## WORK TO COMPLETE
Scan the data below. Pull out each line where "smooth" occurs.

+--

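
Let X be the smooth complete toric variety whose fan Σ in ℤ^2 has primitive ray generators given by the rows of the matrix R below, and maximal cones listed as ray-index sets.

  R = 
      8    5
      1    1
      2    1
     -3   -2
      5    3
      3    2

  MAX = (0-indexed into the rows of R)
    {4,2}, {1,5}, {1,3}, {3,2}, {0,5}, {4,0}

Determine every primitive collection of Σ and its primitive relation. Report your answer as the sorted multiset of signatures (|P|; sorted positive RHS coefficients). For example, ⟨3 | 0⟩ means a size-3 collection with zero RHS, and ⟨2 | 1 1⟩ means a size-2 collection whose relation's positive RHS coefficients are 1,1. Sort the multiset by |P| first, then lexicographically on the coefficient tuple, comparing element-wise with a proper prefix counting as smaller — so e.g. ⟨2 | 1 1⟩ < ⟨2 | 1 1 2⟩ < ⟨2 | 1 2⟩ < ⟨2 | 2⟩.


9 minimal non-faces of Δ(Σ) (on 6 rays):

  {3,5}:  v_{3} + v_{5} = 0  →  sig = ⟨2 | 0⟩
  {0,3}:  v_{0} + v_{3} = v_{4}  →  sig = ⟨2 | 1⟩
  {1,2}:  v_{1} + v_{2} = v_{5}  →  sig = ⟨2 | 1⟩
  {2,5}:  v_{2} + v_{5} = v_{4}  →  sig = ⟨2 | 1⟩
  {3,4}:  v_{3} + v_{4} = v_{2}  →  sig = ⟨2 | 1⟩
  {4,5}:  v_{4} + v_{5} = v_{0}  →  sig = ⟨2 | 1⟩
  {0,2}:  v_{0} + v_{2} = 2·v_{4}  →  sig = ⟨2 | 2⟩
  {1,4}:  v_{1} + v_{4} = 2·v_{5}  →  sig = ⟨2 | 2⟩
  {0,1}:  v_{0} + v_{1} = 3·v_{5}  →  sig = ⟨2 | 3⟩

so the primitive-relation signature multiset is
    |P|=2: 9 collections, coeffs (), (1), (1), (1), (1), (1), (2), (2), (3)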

+--

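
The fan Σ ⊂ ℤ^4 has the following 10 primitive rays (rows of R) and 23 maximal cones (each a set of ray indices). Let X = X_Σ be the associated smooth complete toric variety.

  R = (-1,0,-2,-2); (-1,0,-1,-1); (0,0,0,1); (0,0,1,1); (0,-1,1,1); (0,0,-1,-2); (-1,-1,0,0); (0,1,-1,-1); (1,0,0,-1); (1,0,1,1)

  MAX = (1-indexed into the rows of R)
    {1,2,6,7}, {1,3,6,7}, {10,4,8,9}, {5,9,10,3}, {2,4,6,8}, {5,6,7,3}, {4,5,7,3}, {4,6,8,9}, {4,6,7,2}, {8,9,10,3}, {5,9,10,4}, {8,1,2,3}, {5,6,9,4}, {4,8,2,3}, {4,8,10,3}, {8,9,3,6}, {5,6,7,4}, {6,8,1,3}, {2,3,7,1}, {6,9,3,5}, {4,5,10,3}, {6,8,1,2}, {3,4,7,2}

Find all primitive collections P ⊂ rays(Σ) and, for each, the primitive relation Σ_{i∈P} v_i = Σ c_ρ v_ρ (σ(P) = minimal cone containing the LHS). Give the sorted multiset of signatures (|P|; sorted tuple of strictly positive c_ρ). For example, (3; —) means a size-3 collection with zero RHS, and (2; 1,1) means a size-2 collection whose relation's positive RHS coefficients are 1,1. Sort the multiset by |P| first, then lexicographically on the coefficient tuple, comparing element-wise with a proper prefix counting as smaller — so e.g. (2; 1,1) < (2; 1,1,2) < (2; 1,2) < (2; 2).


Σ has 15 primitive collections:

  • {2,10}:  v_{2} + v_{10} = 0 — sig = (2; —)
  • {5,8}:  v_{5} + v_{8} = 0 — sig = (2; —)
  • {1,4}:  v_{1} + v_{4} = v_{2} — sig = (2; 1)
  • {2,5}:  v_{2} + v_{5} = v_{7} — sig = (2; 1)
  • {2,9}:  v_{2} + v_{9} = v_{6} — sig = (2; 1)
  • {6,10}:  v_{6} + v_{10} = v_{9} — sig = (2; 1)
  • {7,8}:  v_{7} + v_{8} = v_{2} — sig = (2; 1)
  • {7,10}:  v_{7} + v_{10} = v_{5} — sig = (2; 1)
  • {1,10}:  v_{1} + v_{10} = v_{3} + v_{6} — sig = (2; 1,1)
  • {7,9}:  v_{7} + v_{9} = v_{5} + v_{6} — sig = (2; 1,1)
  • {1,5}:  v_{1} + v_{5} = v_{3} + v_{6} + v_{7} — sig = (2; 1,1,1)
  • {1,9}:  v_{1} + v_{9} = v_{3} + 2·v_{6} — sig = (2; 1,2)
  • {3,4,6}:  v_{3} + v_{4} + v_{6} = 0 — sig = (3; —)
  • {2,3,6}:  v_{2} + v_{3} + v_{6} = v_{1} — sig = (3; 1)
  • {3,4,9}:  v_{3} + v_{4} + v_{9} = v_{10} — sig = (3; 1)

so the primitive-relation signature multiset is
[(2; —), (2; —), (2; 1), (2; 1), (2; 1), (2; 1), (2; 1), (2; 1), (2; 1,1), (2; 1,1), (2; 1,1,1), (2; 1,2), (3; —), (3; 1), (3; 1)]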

+--

## WRITTEN RESPONSE
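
Let X be the smooth complete toric variety whose fan Σ in ℤ^2 has primitive ray generators given by the rows of the matrix R below, and maximal cones listed as ray-index sets.
The fan Σ ⊂ ℤ^4 has the following 10 primitive rays (rows of R) and 23 maximal cones (each a set of ray indices). Let X = X_Σ be the associated smooth complete toric variety.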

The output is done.